Extracted information: Begin

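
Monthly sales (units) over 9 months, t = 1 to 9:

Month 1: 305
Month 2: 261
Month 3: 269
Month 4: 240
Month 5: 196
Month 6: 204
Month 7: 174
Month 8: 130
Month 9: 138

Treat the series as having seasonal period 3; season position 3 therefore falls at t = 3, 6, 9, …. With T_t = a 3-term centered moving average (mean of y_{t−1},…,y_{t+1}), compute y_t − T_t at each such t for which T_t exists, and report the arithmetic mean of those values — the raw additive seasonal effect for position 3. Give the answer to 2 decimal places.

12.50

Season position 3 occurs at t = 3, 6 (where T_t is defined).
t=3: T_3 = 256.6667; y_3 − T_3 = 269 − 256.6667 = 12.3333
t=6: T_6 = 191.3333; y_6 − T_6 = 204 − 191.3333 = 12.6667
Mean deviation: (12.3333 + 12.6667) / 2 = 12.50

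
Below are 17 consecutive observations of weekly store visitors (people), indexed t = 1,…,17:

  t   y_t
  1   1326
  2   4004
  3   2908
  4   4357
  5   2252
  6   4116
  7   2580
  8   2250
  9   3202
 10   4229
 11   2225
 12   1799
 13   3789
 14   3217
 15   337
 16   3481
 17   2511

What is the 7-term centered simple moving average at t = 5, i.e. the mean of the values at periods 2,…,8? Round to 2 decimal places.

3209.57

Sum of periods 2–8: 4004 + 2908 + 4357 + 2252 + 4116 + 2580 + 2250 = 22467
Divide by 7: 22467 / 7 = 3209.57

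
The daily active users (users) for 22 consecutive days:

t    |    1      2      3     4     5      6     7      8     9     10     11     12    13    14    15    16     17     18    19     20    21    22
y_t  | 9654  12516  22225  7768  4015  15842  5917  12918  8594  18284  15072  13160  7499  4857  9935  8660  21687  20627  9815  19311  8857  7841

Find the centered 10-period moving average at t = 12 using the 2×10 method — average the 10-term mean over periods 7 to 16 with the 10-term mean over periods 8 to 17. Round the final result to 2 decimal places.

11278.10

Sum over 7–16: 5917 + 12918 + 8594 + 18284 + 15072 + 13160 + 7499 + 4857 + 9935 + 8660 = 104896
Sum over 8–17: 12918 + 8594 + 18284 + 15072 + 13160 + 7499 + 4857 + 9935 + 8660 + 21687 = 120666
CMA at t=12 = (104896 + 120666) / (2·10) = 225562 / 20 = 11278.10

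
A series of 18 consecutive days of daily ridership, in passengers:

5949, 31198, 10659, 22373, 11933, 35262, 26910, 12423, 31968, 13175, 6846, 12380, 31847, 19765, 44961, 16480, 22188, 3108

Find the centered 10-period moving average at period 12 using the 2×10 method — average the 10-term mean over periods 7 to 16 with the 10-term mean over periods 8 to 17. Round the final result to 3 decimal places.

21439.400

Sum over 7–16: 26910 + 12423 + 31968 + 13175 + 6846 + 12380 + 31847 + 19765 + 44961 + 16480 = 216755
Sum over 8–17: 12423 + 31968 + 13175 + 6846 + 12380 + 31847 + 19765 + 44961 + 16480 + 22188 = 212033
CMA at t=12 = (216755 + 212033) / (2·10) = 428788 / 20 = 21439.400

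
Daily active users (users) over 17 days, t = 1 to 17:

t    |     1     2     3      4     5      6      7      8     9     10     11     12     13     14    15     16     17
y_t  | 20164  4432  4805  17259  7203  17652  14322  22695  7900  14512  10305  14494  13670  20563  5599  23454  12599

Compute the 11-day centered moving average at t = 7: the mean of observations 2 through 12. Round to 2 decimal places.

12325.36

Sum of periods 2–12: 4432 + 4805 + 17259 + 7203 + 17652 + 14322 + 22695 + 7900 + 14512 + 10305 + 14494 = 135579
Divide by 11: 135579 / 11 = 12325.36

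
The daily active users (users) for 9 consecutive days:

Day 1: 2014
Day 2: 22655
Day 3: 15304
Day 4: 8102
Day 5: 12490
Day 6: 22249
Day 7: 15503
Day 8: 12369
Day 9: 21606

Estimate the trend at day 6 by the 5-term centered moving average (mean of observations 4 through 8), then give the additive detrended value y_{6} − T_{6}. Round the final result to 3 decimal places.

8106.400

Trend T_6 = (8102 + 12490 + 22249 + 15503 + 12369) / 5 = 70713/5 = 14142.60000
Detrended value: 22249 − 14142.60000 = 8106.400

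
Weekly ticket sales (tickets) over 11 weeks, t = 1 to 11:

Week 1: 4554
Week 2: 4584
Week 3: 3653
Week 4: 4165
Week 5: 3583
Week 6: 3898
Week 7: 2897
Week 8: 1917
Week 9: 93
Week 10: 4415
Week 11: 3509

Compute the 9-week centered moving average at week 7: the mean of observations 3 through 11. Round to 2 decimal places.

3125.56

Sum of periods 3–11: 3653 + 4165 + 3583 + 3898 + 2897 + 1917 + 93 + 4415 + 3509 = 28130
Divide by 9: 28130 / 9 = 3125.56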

Extracted information: End

:: Task requirements ::
Within the records above, each line containing "users" is to be returned.

:: Written reply ::
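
The daily active users (users) for 22 consecutive days:
Daily active users (users) over 17 days, t = 1 to 17:
The daily active users (users) for 9 consecutive days: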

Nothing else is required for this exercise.